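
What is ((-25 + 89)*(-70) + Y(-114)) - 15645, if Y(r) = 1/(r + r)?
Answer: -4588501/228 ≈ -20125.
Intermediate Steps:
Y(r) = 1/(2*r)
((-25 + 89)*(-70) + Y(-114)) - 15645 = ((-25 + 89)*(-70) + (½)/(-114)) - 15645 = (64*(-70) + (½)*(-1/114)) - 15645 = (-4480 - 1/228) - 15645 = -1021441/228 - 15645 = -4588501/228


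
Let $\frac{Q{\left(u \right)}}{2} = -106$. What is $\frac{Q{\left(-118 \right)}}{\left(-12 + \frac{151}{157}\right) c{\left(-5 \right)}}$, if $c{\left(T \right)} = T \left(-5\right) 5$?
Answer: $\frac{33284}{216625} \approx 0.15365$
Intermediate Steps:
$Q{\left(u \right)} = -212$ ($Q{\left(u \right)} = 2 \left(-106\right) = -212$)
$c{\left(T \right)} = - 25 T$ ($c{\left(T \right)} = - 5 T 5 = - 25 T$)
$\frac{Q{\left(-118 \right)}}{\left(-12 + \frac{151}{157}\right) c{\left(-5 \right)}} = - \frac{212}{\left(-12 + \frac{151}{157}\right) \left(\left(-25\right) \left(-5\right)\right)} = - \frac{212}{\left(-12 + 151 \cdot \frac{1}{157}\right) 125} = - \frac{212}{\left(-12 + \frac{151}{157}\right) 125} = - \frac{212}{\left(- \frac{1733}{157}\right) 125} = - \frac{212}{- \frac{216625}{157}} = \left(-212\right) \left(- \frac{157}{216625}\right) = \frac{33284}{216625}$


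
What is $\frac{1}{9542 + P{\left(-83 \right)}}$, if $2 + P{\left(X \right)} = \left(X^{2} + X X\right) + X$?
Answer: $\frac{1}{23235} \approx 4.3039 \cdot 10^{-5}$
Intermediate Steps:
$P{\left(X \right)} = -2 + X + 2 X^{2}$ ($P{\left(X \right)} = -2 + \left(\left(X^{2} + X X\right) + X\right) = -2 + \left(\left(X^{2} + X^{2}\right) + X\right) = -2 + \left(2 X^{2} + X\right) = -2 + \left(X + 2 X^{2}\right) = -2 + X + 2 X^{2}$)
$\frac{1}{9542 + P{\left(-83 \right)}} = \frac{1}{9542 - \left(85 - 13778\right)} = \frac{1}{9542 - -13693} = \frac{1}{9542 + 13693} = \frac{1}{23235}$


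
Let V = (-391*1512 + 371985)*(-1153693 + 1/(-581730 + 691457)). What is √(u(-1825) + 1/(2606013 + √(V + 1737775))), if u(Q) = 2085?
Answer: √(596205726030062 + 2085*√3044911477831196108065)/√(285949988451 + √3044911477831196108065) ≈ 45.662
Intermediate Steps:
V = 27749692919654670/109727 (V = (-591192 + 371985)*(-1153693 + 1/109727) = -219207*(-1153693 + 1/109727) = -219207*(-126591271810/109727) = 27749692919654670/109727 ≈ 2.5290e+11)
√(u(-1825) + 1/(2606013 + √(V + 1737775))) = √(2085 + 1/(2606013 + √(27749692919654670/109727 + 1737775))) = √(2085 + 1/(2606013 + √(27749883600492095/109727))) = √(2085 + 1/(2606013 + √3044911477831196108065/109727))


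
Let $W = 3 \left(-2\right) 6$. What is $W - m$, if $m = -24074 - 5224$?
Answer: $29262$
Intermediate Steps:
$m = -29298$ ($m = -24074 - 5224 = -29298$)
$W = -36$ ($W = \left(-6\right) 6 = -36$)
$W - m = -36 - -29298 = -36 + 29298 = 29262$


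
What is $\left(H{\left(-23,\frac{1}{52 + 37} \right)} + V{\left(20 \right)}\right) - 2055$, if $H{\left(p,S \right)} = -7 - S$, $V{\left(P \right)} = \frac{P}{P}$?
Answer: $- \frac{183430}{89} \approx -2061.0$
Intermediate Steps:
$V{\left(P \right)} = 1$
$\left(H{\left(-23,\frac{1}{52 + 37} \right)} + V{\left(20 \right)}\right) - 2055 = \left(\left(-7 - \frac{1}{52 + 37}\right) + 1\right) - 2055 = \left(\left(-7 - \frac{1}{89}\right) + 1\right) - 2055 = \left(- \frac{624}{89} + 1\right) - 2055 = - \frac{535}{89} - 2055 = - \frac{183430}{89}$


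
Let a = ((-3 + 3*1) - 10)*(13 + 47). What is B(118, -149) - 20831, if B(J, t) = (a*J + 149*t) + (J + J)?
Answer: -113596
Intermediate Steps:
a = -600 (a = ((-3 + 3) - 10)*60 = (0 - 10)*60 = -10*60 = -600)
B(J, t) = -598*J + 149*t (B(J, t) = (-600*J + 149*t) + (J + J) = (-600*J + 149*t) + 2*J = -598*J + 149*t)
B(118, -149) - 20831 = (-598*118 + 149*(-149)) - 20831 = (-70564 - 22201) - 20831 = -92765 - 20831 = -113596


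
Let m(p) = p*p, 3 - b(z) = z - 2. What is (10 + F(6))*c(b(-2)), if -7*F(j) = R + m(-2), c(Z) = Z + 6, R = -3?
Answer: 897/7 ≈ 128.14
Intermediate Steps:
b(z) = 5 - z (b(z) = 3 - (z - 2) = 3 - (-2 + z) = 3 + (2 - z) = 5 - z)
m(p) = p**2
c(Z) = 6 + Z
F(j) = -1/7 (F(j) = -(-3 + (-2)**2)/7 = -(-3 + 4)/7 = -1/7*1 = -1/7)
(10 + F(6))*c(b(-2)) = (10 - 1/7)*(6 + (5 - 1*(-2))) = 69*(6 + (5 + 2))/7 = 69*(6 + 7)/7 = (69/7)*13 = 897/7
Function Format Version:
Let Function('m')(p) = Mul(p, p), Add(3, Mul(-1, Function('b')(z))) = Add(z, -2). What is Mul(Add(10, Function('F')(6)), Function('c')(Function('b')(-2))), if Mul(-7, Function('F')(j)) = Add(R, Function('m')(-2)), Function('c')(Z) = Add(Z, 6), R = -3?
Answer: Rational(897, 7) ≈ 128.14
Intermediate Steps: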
-*-
Transcribe the data above in its entirety, exactly.

- Exercise answer:
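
What is ((-25 + 89)*(-70) + Y(-114)) - 15645, if Y(r) = 1/(r + r)?
Answer: -4588501/228 ≈ -20125.
Intermediate Steps:
Y(r) = 1/(2*r)
((-25 + 89)*(-70) + Y(-114)) - 15645 = ((-25 + 89)*(-70) + (½)/(-114)) - 15645 = (64*(-70) + (½)*(-1/114)) - 15645 = (-4480 - 1/228) - 15645 = -1021441/228 - 15645 = -4588501/228


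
Let $\frac{Q{\left(u \right)}}{2} = -106$. What is $\frac{Q{\left(-118 \right)}}{\left(-12 + \frac{151}{157}\right) c{\left(-5 \right)}}$, if $c{\left(T \right)} = T \left(-5\right) 5$?
Answer: $\frac{33284}{216625} \approx 0.15365$
Intermediate Steps:
$Q{\left(u \right)} = -212$ ($Q{\left(u \right)} = 2 \left(-106\right) = -212$)
$c{\left(T \right)} = - 25 T$ ($c{\left(T \right)} = - 5 T 5 = - 25 T$)
$\frac{Q{\left(-118 \right)}}{\left(-12 + \frac{151}{157}\right) c{\left(-5 \right)}} = - \frac{212}{\left(-12 + \frac{151}{157}\right) \left(\left(-25\right) \left(-5\right)\right)} = - \frac{212}{\left(-12 + 151 \cdot \frac{1}{157}\right) 125} = - \frac{212}{\left(-12 + \frac{151}{157}\right) 125} = - \frac{212}{\left(- \frac{1733}{157}\right) 125} = - \frac{212}{- \frac{216625}{157}} = \left(-212\right) \left(- \frac{157}{216625}\right) = \frac{33284}{216625}$


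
What is $\frac{1}{9542 + P{\left(-83 \right)}}$, if $2 + P{\left(X \right)} = \left(X^{2} + X X\right) + X$?
Answer: $\frac{1}{23235} \approx 4.3039 \cdot 10^{-5}$
Intermediate Steps:
$P{\left(X \right)} = -2 + X + 2 X^{2}$ ($P{\left(X \right)} = -2 + \left(\left(X^{2} + X X\right) + X\right) = -2 + \left(\left(X^{2} + X^{2}\right) + X\right) = -2 + \left(2 X^{2} + X\right) = -2 + \left(X + 2 X^{2}\right) = -2 + X + 2 X^{2}$)
$\frac{1}{9542 + P{\left(-83 \right)}} = \frac{1}{9542 - \left(85 - 13778\right)} = \frac{1}{9542 - -13693} = \frac{1}{9542 + 13693} = \frac{1}{23235}$


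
Let V = (-391*1512 + 371985)*(-1153693 + 1/(-581730 + 691457)). What is √(u(-1825) + 1/(2606013 + √(V + 1737775))), if u(Q) = 2085?
Answer: √(596205726030062 + 2085*√3044911477831196108065)/√(285949988451 + √3044911477831196108065) ≈ 45.662
Intermediate Steps:
V = 27749692919654670/109727 (V = (-591192 + 371985)*(-1153693 + 1/109727) = -219207*(-1153693 + 1/109727) = -219207*(-126591271810/109727) = 27749692919654670/109727 ≈ 2.5290e+11)
√(u(-1825) + 1/(2606013 + √(V + 1737775))) = √(2085 + 1/(2606013 + √(27749692919654670/109727 + 1737775))) = √(2085 + 1/(2606013 + √(27749883600492095/109727))) = √(2085 + 1/(2606013 + √3044911477831196108065/109727))


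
Let $W = 3 \left(-2\right) 6$. What is $W - m$, if $m = -24074 - 5224$?
Answer: $29262$
Intermediate Steps:
$m = -29298$ ($m = -24074 - 5224 = -29298$)
$W = -36$ ($W = \left(-6\right) 6 = -36$)
$W - m = -36 - -29298 = -36 + 29298 = 29262$


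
What is $\left(H{\left(-23,\frac{1}{52 + 37} \right)} + V{\left(20 \right)}\right) - 2055$, if $H{\left(p,S \right)} = -7 - S$, $V{\left(P \right)} = \frac{P}{P}$?
Answer: $- \frac{183430}{89} \approx -2061.0$
Intermediate Steps:
$V{\left(P \right)} = 1$
$\left(H{\left(-23,\frac{1}{52 + 37} \right)} + V{\left(20 \right)}\right) - 2055 = \left(\left(-7 - \frac{1}{52 + 37}\right) + 1\right) - 2055 = \left(\left(-7 - \frac{1}{89}\right) + 1\right) - 2055 = \left(- \frac{624}{89} + 1\right) - 2055 = - \frac{535}{89} - 2055 = - \frac{183430}{89}$


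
Let a = ((-3 + 3*1) - 10)*(13 + 47). What is B(118, -149) - 20831, if B(J, t) = (a*J + 149*t) + (J + J)?
Answer: -113596
Intermediate Steps:
a = -600 (a = ((-3 + 3) - 10)*60 = (0 - 10)*60 = -10*60 = -600)
B(J, t) = -598*J + 149*t (B(J, t) = (-600*J + 149*t) + (J + J) = (-600*J + 149*t) + 2*J = -598*J + 149*t)
B(118, -149) - 20831 = (-598*118 + 149*(-149)) - 20831 = (-70564 - 22201) - 20831 = -92765 - 20831 = -113596


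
Let m(p) = p*p, 3 - b(z) = z - 2. What is (10 + F(6))*c(b(-2)), if -7*F(j) = R + m(-2), c(Z) = Z + 6, R = -3?
Answer: 897/7 ≈ 128.14
Intermediate Steps:
b(z) = 5 - z (b(z) = 3 - (z - 2) = 3 - (-2 + z) = 3 + (2 - z) = 5 - z)
m(p) = p**2
c(Z) = 6 + Z
F(j) = -1/7 (F(j) = -(-3 + (-2)**2)/7 = -(-3 + 4)/7 = -1/7*1 = -1/7)
(10 + F(6))*c(b(-2)) = (10 - 1/7)*(6 + (5 - 1*(-2))) = 69*(6 + (5 + 2))/7 = 69*(6 + 7)/7 = (69/7)*13 = 897/7
Function Format Version:
Let Function('m')(p) = Mul(p, p), Add(3, Mul(-1, Function('b')(z))) = Add(z, -2). What is Mul(Add(10, Function('F')(6)), Function('c')(Function('b')(-2))), if Mul(-7, Function('F')(j)) = Add(R, Function('m')(-2)), Function('c')(Z) = Add(Z, 6), R = -3?
Answer: Rational(897, 7) ≈ 128.14
Intermediate Steps: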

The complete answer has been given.